(Aim of the exercise)
The output should be limited to the line holding "How many extra" and the lines after it through the end of the entries, each restated exactly.

(Entries supplied)
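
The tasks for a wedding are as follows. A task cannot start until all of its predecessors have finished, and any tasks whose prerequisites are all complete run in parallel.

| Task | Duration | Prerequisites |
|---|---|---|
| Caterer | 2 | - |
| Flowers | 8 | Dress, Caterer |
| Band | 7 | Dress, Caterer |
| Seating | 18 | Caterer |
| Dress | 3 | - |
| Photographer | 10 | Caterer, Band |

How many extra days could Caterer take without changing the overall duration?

Caterer→Seating = 2+18 = 20 sets the makespan at 20 days.
The longest chain containing Caterer totals 20 days.
Slack of Caterer = 0 − 0 = 0 days.

0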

(Result of the exercise)
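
How many extra days could Caterer take without changing the overall duration?

Caterer→Seating = 2+18 = 20 sets the makespan at 20 days.
The longest chain containing Caterer totals 20 days.
Slack of Caterer = 0 − 0 = 0 days.

0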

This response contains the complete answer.